+++ PROVIDED DATA +++

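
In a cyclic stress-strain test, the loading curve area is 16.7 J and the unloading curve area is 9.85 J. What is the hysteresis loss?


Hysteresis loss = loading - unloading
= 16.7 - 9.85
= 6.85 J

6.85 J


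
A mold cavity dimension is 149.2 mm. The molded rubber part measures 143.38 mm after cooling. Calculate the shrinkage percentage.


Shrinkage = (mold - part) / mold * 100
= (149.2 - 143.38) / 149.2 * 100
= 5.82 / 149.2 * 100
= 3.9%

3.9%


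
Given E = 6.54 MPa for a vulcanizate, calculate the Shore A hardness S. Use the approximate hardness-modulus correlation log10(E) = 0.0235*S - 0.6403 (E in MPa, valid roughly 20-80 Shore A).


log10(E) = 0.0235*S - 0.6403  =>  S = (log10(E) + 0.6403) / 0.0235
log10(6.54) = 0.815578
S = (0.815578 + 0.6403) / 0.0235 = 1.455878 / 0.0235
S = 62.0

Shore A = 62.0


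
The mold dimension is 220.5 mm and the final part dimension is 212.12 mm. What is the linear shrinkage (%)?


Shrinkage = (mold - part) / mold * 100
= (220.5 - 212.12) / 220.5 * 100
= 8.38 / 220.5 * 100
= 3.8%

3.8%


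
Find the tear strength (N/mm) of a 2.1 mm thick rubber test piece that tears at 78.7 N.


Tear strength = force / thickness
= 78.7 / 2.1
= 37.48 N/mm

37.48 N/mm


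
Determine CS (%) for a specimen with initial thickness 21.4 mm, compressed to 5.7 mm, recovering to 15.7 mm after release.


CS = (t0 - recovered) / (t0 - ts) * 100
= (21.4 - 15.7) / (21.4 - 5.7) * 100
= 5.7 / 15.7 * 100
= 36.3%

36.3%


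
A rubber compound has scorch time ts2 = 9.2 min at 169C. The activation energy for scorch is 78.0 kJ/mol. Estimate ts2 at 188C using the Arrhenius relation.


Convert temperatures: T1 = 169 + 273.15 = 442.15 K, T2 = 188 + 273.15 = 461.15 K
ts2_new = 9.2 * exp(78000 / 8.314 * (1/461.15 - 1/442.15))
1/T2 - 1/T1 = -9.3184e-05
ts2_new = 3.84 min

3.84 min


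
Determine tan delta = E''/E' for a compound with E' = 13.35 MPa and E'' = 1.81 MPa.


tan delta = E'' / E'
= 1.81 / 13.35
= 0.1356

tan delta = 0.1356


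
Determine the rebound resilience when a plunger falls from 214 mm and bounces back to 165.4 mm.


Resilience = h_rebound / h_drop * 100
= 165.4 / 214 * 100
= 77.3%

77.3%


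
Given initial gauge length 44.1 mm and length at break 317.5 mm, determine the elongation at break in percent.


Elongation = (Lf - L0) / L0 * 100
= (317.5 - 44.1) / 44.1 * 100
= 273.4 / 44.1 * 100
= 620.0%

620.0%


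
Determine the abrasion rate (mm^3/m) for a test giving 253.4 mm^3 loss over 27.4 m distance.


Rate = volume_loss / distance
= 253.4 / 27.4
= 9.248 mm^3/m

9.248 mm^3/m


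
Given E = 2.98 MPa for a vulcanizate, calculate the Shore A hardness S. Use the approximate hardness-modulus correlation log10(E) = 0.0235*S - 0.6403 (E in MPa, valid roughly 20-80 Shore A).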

+++

### EXERCISE PROMPT
The answer must be the full listing, repeated exactly.

### EXERCISE OUTPUT
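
In a cyclic stress-strain test, the loading curve area is 16.7 J and the unloading curve area is 9.85 J. What is the hysteresis loss?


Hysteresis loss = loading - unloading
= 16.7 - 9.85
= 6.85 J

6.85 J


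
A mold cavity dimension is 149.2 mm. The molded rubber part measures 143.38 mm after cooling. Calculate the shrinkage percentage.


Shrinkage = (mold - part) / mold * 100
= (149.2 - 143.38) / 149.2 * 100
= 5.82 / 149.2 * 100
= 3.9%

3.9%


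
Given E = 6.54 MPa for a vulcanizate, calculate the Shore A hardness S. Use the approximate hardness-modulus correlation log10(E) = 0.0235*S - 0.6403 (E in MPa, valid roughly 20-80 Shore A).


log10(E) = 0.0235*S - 0.6403  =>  S = (log10(E) + 0.6403) / 0.0235
log10(6.54) = 0.815578
S = (0.815578 + 0.6403) / 0.0235 = 1.455878 / 0.0235
S = 62.0

Shore A = 62.0


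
The mold dimension is 220.5 mm and the final part dimension is 212.12 mm. What is the linear shrinkage (%)?


Shrinkage = (mold - part) / mold * 100
= (220.5 - 212.12) / 220.5 * 100
= 8.38 / 220.5 * 100
= 3.8%

3.8%


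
Find the tear strength (N/mm) of a 2.1 mm thick rubber test piece that tears at 78.7 N.


Tear strength = force / thickness
= 78.7 / 2.1
= 37.48 N/mm

37.48 N/mm


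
Determine CS (%) for a specimen with initial thickness 21.4 mm, compressed to 5.7 mm, recovering to 15.7 mm after release.


CS = (t0 - recovered) / (t0 - ts) * 100
= (21.4 - 15.7) / (21.4 - 5.7) * 100
= 5.7 / 15.7 * 100
= 36.3%

36.3%


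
A rubber compound has scorch time ts2 = 9.2 min at 169C. The activation energy for scorch is 78.0 kJ/mol. Estimate ts2 at 188C using the Arrhenius relation.


Convert temperatures: T1 = 169 + 273.15 = 442.15 K, T2 = 188 + 273.15 = 461.15 K
ts2_new = 9.2 * exp(78000 / 8.314 * (1/461.15 - 1/442.15))
1/T2 - 1/T1 = -9.3184e-05
ts2_new = 3.84 min

3.84 min


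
Determine tan delta = E''/E' for a compound with E' = 13.35 MPa and E'' = 1.81 MPa.


tan delta = E'' / E'
= 1.81 / 13.35
= 0.1356

tan delta = 0.1356


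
Determine the rebound resilience when a plunger falls from 214 mm and bounces back to 165.4 mm.


Resilience = h_rebound / h_drop * 100
= 165.4 / 214 * 100
= 77.3%

77.3%


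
Given initial gauge length 44.1 mm and length at break 317.5 mm, determine the elongation at break in percent.


Elongation = (Lf - L0) / L0 * 100
= (317.5 - 44.1) / 44.1 * 100
= 273.4 / 44.1 * 100
= 620.0%

620.0%


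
Determine the abrasion rate (mm^3/m) for a test giving 253.4 mm^3 loss over 27.4 m distance.


Rate = volume_loss / distance
= 253.4 / 27.4
= 9.248 mm^3/m

9.248 mm^3/m


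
Given E = 2.98 MPa for a vulcanizate, calculate the Shore A hardness S. Use the approximate hardness-modulus correlation log10(E) = 0.0235*S - 0.6403 (E in MPa, valid roughly 20-80 Shore A).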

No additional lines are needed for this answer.